EXERCISE DIRECTIONS
Pick every line out of the entries below that has the string "result", and copy it.

PROVIDED RECORDS

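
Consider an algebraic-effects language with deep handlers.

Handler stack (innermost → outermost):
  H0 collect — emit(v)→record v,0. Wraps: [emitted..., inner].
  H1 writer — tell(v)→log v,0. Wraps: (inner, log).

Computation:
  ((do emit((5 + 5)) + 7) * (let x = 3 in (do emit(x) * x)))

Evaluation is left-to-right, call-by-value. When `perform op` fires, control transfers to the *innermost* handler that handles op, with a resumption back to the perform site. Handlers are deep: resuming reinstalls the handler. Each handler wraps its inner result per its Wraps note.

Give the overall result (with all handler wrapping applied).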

ANSWER TO THIS EXERCISE
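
Evaluation is left-to-right, call-by-value. When `perform op` fires, control transfers to the *innermost* handler that handles op, with a resumption back to the perform site. Handlers are deep: resuming reinstalls the handler. Each handler wraps its inner result per its Wraps note.
Give the overall result (with all handler wrapping applied).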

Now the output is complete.